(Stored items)
────────

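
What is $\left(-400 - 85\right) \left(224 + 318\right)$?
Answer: $-262870$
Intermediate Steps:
$\left(-400 - 85\right) \left(224 + 318\right) = \left(-485\right) 542 = -262870$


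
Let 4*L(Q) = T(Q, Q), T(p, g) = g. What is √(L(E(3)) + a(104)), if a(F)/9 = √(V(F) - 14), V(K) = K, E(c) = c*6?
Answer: 3*√(2 + 12*√10)/2 ≈ 9.4806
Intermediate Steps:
E(c) = 6*c
L(Q) = Q/4
a(F) = 9*√(-14 + F) (a(F) = 9*√(F - 14) = 9*√(-14 + F))
√(L(E(3)) + a(104)) = √((6*3)/4 + 9*√(-14 + 104)) = √((¼)*18 + 9*√90) = √(9/2 + 9*(3*√10)) = √(9/2 + 27*√10)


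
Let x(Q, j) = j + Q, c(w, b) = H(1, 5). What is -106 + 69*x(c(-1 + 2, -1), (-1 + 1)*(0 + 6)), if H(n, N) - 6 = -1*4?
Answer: 32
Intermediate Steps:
H(n, N) = 2 (H(n, N) = 6 - 1*4 = 6 - 4 = 2)
c(w, b) = 2
x(Q, j) = Q + j
-106 + 69*x(c(-1 + 2, -1), (-1 + 1)*(0 + 6)) = -106 + 69*(2 + (-1 + 1)*(0 + 6)) = -106 + 69*(2 + 0*6) = -106 + 69*(2 + 0) = -106 + 69*2 = -106 + 138 = 32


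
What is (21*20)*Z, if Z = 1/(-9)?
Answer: -140/3 ≈ -46.667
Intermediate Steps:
Z = -⅑ ≈ -0.11111
(21*20)*Z = (21*20)*(-⅑) = 420*(-⅑) = -140/3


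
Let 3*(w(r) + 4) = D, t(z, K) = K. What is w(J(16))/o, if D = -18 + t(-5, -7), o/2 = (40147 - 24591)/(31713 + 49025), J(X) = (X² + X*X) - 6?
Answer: -1493653/46668 ≈ -32.006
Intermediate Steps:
J(X) = -6 + 2*X² (J(X) = (X² + X²) - 6 = 2*X² - 6 = -6 + 2*X²)
o = 15556/40369 (o = 2*((40147 - 24591)/(31713 + 49025)) = 2*(15556/80738) = 2*(15556*(1/80738)) = 2*(7778/40369) = 15556/40369 ≈ 0.38534)
D = -25 (D = -18 - 7 = -25)
w(r) = -37/3 (w(r) = -4 + (⅓)*(-25) = -4 - 25/3 = -37/3)
w(J(16))/o = -37/(3*15556/40369) = -37/3*40369/15556 = -1493653/46668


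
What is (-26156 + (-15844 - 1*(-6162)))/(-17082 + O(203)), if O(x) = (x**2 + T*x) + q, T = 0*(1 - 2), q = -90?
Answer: -35838/24037 ≈ -1.4910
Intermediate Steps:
T = 0 (T = 0*(-1) = 0)
O(x) = -90 + x**2 (O(x) = (x**2 + 0*x) - 90 = (x**2 + 0) - 90 = x**2 - 90 = -90 + x**2)
(-26156 + (-15844 - 1*(-6162)))/(-17082 + O(203)) = (-26156 + (-15844 - 1*(-6162)))/(-17082 + (-90 + 203**2)) = (-26156 + (-15844 + 6162))/(-17082 + (-90 + 41209)) = (-26156 - 9682)/(-17082 + 41119) = -35838/24037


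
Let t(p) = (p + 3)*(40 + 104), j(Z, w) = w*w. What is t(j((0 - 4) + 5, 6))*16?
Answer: 89856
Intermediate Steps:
j(Z, w) = w**2
t(p) = 432 + 144*p (t(p) = (3 + p)*144 = 432 + 144*p)
t(j((0 - 4) + 5, 6))*16 = (432 + 144*6**2)*16 = (432 + 144*36)*16 = (432 + 5184)*16 = 5616*16 = 89856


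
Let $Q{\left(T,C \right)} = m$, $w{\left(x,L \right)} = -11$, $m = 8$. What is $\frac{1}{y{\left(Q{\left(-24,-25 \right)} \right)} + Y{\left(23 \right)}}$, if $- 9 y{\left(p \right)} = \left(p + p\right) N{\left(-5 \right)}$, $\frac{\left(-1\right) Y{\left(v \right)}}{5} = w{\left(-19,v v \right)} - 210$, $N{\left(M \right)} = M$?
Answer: $\frac{9}{10025} \approx 0.00089776$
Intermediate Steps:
$Q{\left(T,C \right)} = 8$
$Y{\left(v \right)} = 1105$ ($Y{\left(v \right)} = - 5 \left(-11 - 210\right) = \left(-5\right) \left(-221\right) = 1105$)
$y{\left(p \right)} = \frac{10 p}{9}$ ($y{\left(p \right)} = - \frac{\left(p + p\right) \left(-5\right)}{9} = - \frac{2 p \left(-5\right)}{9} = - \frac{\left(-10\right) p}{9} = \frac{10 p}{9}$)
$\frac{1}{y{\left(Q{\left(-24,-25 \right)} \right)} + Y{\left(23 \right)}} = \frac{1}{\frac{10}{9} \cdot 8 + 1105} = \frac{1}{\frac{80}{9} + 1105} = \frac{1}{\frac{10025}{9}} = \frac{9}{10025}$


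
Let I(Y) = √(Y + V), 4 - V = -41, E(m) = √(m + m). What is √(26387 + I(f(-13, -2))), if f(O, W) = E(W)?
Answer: √(26387 + √(45 + 2*I)) ≈ 162.46 + 0.0005*I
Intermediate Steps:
E(m) = √2*√m (E(m) = √(2*m) = √2*√m)
f(O, W) = √2*√W
V = 45 (V = 4 - 1*(-41) = 4 + 41 = 45)
I(Y) = √(45 + Y) (I(Y) = √(Y + 45) = √(45 + Y))
√(26387 + I(f(-13, -2))) = √(26387 + √(45 + √2*√(-2))) = √(26387 + √(45 + √2*(I*√2))) = √(26387 + √(45 + 2*I))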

────────

**WORK INSTRUCTIONS:** From the entries above, print the lines beginning at the one with "Let I(Y) = √(Y" and stopping after the one with "Answer: √(26387 +", exactly as written and with nothing else.

**FINISHED EXERCISE:**
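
Let I(Y) = √(Y + V), 4 - V = -41, E(m) = √(m + m). What is √(26387 + I(f(-13, -2))), if f(O, W) = E(W)?
Answer: √(26387 + √(45 + 2*I)) ≈ 162.46 + 0.0005*I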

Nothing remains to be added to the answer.